**Material to process**
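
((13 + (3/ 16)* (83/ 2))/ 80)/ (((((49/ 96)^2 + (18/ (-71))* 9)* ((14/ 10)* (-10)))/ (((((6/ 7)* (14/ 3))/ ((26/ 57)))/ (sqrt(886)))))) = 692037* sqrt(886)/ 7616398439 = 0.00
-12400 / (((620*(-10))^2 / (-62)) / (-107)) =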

---

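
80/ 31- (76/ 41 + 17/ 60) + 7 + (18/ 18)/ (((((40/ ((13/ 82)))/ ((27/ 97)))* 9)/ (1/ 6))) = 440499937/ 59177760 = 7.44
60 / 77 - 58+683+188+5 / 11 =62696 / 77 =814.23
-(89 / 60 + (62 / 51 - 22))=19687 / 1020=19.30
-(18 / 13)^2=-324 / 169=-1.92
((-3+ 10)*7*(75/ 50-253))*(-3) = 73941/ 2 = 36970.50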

==

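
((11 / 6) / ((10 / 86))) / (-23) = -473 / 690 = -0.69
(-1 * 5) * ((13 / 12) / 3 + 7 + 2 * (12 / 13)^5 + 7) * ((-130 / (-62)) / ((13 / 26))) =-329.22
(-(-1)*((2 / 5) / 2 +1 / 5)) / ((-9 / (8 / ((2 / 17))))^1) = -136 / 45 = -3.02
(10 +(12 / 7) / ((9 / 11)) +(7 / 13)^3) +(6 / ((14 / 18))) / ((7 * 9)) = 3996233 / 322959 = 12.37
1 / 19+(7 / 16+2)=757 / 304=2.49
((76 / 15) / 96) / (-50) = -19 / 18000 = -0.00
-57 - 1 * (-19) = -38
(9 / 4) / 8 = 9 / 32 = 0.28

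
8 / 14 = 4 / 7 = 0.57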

**Exercise brief**
In the data above, which lines lie between the line with "((13 + (3/ 16)*" and the line with "-12400 / (((620*(-10))^2", inclusive? Print those lines exactly and nothing else.

**Exercise output**
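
((13 + (3/ 16)* (83/ 2))/ 80)/ (((((49/ 96)^2 + (18/ (-71))* 9)* ((14/ 10)* (-10)))/ (((((6/ 7)* (14/ 3))/ ((26/ 57)))/ (sqrt(886)))))) = 692037* sqrt(886)/ 7616398439 = 0.00
-12400 / (((620*(-10))^2 / (-62)) / (-107)) =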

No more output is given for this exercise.